__What to work on__
A stretch of the entries below is to be set down exactly, running from the line with "8. have bloodborne-pathogen" through the line with "under 18: yes", both included, and no other line.

*****

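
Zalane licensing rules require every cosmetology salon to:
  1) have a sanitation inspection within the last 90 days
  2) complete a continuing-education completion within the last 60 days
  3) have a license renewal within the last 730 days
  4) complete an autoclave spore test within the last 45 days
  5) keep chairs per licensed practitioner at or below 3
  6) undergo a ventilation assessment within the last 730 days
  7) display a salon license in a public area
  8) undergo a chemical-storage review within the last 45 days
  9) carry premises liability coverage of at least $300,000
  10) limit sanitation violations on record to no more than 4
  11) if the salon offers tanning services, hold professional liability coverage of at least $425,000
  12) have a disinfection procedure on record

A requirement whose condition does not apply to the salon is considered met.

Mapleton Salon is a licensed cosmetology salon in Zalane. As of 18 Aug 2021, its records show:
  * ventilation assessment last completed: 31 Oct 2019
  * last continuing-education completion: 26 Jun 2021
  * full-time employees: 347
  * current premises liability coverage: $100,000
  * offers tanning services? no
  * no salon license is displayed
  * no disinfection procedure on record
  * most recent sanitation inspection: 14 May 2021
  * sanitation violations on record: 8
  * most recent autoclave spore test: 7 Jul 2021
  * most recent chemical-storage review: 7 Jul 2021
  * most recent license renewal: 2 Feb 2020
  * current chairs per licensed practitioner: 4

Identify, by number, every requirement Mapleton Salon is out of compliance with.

1. sanitation inspection 96 days ago vs limit 90 → not met
2. continuing-education completion 53 days ago vs limit 60 → met
3. license renewal 563 days ago vs limit 730 → met
4. autoclave spore test 42 days ago vs limit 45 → met
5. chairs per licensed practitioner 4 > 3 → not met
6. ventilation assessment 657 days ago vs limit 730 → met
7. salon license absent → not met
8. chemical-storage review 42 days ago vs limit 45 → met
9. premises liability coverage $100,000 < $300,000 → not met
10. sanitation violations on record 8 > 4 → not met
11. condition 'offers tanning services' does not hold → requirement n/a → met
12. disinfection procedure absent → not met
Not met: 1, 5, 7, 9, 10, 12

1, 5, 7, 9, 10, 12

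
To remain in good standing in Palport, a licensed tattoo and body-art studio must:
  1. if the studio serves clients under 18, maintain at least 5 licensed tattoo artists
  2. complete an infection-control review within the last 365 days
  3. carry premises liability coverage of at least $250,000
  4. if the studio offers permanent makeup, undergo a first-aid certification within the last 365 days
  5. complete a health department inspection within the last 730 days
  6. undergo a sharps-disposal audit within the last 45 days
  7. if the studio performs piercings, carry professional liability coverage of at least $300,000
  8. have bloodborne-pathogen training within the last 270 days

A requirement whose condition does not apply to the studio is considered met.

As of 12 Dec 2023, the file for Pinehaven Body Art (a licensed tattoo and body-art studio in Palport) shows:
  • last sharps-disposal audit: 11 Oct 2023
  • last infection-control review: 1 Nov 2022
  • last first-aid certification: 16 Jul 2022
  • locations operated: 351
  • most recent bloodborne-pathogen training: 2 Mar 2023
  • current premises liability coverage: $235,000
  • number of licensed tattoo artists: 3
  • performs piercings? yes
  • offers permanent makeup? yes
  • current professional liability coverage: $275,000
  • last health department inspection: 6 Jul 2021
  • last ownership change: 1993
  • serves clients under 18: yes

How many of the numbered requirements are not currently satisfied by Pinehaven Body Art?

1. condition 'serves clients under 18' holds; licensed tattoo artists 3 < 5 → not met
2. infection-control review 406 days ago vs limit 365 → not met
3. premises liability coverage $235,000 < $250,000 → not met
4. condition 'offers permanent makeup' holds; first-aid certification 514 days ago vs limit 365 → not met
5. health department inspection 889 days ago vs limit 730 → not met
6. sharps-disposal audit 62 days ago vs limit 45 → not met
7. condition 'performs piercings' holds; professional liability coverage $275,000 < $300,000 → not met
8. bloodborne-pathogen training 285 days ago vs limit 270 → not met
Not met: 8 of 8

8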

*****

__The completed task__
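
  8. have bloodborne-pathogen training within the last 270 days

A requirement whose condition does not apply to the studio is considered met.

As of 12 Dec 2023, the file for Pinehaven Body Art (a licensed tattoo and body-art studio in Palport) shows:
  • last sharps-disposal audit: 11 Oct 2023
  • last infection-control review: 1 Nov 2022
  • last first-aid certification: 16 Jul 2022
  • locations operated: 351
  • most recent bloodborne-pathogen training: 2 Mar 2023
  • current premises liability coverage: $235,000
  • number of licensed tattoo artists: 3
  • performs piercings? yes
  • offers permanent makeup? yes
  • current professional liability coverage: $275,000
  • last health department inspection: 6 Jul 2021
  • last ownership change: 1993
  • serves clients under 18: yes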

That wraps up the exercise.